## Task objective
Copy each line of the listing below exactly.

## Data shown
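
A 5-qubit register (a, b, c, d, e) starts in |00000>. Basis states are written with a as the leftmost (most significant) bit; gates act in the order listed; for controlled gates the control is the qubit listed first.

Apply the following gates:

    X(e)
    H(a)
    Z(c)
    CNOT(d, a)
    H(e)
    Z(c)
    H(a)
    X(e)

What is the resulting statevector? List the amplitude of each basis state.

The final amplitudes are -sqrt(2)/2 on |00000>, sqrt(2)/2 on |00001>, and 0 on every other basis state.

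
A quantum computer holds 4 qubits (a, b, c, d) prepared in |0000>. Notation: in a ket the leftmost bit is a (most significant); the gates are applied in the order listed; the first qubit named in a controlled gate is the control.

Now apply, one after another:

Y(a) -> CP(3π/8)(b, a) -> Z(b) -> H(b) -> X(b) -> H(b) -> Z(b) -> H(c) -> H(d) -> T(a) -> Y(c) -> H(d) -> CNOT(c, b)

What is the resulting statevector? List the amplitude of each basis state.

The final amplitudes are sqrt(2)*exp(I*pi/4)/2 on |1000>, -sqrt(2)*exp(I*pi/4)/2 on |1110>, and 0 on every other basis state. Key observation: steps 4-7 multiply out to the identity, so the circuit reduces to the remaining gates.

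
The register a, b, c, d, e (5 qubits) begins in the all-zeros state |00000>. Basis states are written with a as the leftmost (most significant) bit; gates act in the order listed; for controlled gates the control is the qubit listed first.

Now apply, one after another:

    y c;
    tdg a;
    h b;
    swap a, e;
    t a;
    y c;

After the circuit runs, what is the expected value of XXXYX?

The observable XXXYX averages to 0.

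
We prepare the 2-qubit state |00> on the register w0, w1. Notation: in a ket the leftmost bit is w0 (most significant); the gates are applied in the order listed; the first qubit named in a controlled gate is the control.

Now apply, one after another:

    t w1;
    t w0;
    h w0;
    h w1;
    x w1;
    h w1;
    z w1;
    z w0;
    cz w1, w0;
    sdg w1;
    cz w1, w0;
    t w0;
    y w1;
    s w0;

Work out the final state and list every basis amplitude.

After the circuit, the state carries amplitude 0 on |00>, sqrt(2)*I/2 on |01>, 0 on |10>, sqrt(2)*exp(I*pi/4)/2 on |11>. Key observation: the block from step 4 through step 7 cancels to the identity and can be dropped.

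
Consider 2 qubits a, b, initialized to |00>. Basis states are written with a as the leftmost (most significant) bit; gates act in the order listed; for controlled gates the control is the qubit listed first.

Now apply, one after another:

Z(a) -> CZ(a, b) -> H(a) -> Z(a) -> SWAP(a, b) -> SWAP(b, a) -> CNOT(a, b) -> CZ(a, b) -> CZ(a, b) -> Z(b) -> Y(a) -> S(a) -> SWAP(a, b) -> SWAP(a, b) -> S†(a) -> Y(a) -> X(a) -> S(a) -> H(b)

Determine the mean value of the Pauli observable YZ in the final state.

The expectation value of YZ is 1. Key observation: the block from step 11 through step 16 cancels to the identity and can be dropped.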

## Exercise output
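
A 5-qubit register (a, b, c, d, e) starts in |00000>. Basis states are written with a as the leftmost (most significant) bit; gates act in the order listed; for controlled gates the control is the qubit listed first.

Apply the following gates:

    X(e)
    H(a)
    Z(c)
    CNOT(d, a)
    H(e)
    Z(c)
    H(a)
    X(e)

What is the resulting statevector? List the amplitude of each basis state.

The final amplitudes are -sqrt(2)/2 on |00000>, sqrt(2)/2 on |00001>, and 0 on every other basis state.

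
A quantum computer holds 4 qubits (a, b, c, d) prepared in |0000>. Notation: in a ket the leftmost bit is a (most significant); the gates are applied in the order listed; the first qubit named in a controlled gate is the control.

Now apply, one after another:

Y(a) -> CP(3π/8)(b, a) -> Z(b) -> H(b) -> X(b) -> H(b) -> Z(b) -> H(c) -> H(d) -> T(a) -> Y(c) -> H(d) -> CNOT(c, b)

What is the resulting statevector? List the amplitude of each basis state.

The final amplitudes are sqrt(2)*exp(I*pi/4)/2 on |1000>, -sqrt(2)*exp(I*pi/4)/2 on |1110>, and 0 on every other basis state. Key observation: steps 4-7 multiply out to the identity, so the circuit reduces to the remaining gates.

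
The register a, b, c, d, e (5 qubits) begins in the all-zeros state |00000>. Basis states are written with a as the leftmost (most significant) bit; gates act in the order listed; for controlled gates the control is the qubit listed first.

Now apply, one after another:

    y c;
    tdg a;
    h b;
    swap a, e;
    t a;
    y c;

After the circuit runs, what is the expected value of XXXYX?

The observable XXXYX averages to 0.

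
We prepare the 2-qubit state |00> on the register w0, w1. Notation: in a ket the leftmost bit is w0 (most significant); the gates are applied in the order listed; the first qubit named in a controlled gate is the control.

Now apply, one after another:

    t w1;
    t w0;
    h w0;
    h w1;
    x w1;
    h w1;
    z w1;
    z w0;
    cz w1, w0;
    sdg w1;
    cz w1, w0;
    t w0;
    y w1;
    s w0;

Work out the final state and list every basis amplitude.

After the circuit, the state carries amplitude 0 on |00>, sqrt(2)*I/2 on |01>, 0 on |10>, sqrt(2)*exp(I*pi/4)/2 on |11>. Key observation: the block from step 4 through step 7 cancels to the identity and can be dropped.

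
Consider 2 qubits a, b, initialized to |00>. Basis states are written with a as the leftmost (most significant) bit; gates act in the order listed; for controlled gates the control is the qubit listed first.

Now apply, one after another:

Z(a) -> CZ(a, b) -> H(a) -> Z(a) -> SWAP(a, b) -> SWAP(b, a) -> CNOT(a, b) -> CZ(a, b) -> CZ(a, b) -> Z(b) -> Y(a) -> S(a) -> SWAP(a, b) -> SWAP(a, b) -> S†(a) -> Y(a) -> X(a) -> S(a) -> H(b)

Determine the mean value of the Pauli observable YZ in the final state.

The expectation value of YZ is 1. Key observation: the block from step 11 through step 16 cancels to the identity and can be dropped.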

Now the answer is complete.